WHAT NEEDS TO BE DONE => Output the complete listing. Match it exactly.

INPUT FOR THIS TASK =>

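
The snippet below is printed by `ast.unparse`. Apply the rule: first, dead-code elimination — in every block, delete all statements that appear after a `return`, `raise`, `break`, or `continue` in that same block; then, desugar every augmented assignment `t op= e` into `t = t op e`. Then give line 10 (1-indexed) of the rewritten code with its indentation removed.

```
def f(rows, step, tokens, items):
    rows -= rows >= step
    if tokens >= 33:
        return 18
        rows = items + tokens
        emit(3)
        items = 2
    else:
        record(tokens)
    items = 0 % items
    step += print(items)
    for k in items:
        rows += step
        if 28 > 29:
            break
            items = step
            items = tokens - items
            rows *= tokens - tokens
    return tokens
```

rows = rows + step

Transformed code:
def f(rows, step, tokens, items):
    rows = rows - (rows >= step)
    if tokens >= 33:
        return 18
    else:
        record(tokens)
    items = 0 % items
    step = step + print(items)
    for k in items:
        rows = rows + step
        if 28 > 29:
            break
    return tokens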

RESPONSE TO THE EXERCISE =>
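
The snippet below is printed by `ast.unparse`. Apply the rule: first, dead-code elimination — in every block, delete all statements that appear after a `return`, `raise`, `break`, or `continue` in that same block; then, desugar every augmented assignment `t op= e` into `t = t op e`. Then give line 10 (1-indexed) of the rewritten code with its indentation removed.

```
def f(rows, step, tokens, items):
    rows -= rows >= step
    if tokens >= 33:
        return 18
        rows = items + tokens
        emit(3)
        items = 2
    else:
        record(tokens)
    items = 0 % items
    step += print(items)
    for k in items:
        rows += step
        if 28 > 29:
            break
            items = step
            items = tokens - items
            rows *= tokens - tokens
    return tokens
```

rows = rows + step

Transformed code:
def f(rows, step, tokens, items):
    rows = rows - (rows >= step)
    if tokens >= 33:
        return 18
    else:
        record(tokens)
    items = 0 % items
    step = step + print(items)
    for k in items:
        rows = rows + step
        if 28 > 29:
            break
    return tokens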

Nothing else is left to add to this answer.